TASK OBJECTIVE: Look through the lines of the material and count those containing "unless". Give that count alone.

TASK MATERIAL:
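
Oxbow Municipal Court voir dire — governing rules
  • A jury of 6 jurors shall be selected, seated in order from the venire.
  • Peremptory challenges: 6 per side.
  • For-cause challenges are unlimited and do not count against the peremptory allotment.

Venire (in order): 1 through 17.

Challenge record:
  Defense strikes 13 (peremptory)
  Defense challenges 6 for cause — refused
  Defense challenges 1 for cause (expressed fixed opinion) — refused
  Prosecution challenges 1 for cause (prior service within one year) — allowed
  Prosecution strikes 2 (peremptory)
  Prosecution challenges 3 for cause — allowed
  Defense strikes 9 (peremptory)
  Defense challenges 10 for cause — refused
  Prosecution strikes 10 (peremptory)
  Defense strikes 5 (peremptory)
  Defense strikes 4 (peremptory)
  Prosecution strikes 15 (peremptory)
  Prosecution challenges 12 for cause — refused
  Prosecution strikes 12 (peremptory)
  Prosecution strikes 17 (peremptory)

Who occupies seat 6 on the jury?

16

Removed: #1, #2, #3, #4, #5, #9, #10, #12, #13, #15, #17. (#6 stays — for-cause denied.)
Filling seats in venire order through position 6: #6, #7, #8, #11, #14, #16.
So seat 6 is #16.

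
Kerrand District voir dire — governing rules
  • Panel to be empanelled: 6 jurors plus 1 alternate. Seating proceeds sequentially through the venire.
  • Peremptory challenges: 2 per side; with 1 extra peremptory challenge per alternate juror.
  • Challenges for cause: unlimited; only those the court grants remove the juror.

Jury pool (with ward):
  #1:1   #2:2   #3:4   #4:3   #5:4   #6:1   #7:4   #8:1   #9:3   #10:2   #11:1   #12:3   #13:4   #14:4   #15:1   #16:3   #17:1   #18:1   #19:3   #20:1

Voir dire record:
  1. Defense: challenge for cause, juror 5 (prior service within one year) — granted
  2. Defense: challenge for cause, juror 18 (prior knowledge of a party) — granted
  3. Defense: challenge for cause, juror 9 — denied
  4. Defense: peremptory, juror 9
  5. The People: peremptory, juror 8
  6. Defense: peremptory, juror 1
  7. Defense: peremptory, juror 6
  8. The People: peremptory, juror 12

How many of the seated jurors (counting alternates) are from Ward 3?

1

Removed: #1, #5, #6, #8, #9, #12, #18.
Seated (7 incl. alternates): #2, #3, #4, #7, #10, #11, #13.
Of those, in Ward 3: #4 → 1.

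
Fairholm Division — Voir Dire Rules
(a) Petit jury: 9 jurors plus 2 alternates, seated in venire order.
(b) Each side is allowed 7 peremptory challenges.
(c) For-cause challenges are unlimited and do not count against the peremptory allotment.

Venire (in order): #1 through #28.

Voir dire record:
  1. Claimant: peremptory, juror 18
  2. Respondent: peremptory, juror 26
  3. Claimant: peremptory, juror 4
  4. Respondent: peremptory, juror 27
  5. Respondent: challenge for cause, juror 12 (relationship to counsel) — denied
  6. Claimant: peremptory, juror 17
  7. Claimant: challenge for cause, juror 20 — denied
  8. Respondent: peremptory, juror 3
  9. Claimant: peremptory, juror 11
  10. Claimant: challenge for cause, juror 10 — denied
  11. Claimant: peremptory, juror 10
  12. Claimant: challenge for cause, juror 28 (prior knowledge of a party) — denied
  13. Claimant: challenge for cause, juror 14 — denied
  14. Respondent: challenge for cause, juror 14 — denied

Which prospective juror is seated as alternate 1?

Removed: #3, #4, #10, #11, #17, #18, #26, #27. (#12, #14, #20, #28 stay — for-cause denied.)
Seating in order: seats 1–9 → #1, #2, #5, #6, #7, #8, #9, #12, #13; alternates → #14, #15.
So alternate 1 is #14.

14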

--

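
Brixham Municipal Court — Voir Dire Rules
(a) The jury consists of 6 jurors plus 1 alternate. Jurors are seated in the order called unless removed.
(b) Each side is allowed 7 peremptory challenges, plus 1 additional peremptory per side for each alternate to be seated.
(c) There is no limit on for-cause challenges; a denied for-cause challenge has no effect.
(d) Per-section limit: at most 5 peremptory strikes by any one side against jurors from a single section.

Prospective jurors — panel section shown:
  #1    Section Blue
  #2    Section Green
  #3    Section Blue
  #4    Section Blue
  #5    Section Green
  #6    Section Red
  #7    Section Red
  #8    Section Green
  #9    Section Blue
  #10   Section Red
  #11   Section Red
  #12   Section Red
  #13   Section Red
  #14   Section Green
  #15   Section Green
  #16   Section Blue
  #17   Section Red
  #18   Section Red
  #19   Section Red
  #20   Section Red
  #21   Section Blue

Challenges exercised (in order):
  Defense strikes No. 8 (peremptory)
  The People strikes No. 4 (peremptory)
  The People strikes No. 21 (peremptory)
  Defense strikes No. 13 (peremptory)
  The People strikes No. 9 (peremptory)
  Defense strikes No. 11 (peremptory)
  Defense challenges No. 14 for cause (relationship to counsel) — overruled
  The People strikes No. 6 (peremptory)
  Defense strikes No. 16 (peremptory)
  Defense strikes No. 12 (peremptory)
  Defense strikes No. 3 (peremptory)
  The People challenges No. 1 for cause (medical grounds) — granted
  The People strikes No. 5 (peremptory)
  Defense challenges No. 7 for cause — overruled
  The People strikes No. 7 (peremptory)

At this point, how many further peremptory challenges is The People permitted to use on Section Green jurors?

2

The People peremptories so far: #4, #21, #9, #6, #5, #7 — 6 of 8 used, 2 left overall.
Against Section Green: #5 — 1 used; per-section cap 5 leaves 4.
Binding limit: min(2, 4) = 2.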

...

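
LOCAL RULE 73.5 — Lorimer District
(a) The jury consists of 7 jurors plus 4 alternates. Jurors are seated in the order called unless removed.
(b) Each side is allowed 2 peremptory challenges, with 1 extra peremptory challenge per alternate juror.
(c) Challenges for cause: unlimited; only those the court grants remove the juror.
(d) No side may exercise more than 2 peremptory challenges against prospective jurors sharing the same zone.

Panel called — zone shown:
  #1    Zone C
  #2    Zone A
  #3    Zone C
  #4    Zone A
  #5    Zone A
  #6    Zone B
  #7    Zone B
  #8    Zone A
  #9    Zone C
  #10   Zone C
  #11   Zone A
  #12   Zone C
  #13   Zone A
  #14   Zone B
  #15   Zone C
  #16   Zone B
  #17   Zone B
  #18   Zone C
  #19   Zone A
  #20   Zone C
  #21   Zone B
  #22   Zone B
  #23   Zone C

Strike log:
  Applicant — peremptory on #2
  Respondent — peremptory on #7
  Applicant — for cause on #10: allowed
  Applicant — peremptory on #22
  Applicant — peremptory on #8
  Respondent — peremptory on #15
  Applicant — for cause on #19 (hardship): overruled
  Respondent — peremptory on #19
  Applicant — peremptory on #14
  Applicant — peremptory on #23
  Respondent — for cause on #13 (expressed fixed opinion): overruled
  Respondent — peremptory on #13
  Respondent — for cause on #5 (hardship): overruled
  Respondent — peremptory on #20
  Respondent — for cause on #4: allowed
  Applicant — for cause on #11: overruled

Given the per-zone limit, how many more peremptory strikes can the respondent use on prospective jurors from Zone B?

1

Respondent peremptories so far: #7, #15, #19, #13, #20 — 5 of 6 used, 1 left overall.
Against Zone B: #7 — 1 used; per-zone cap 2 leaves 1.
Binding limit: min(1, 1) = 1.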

FINISHED TASK: 2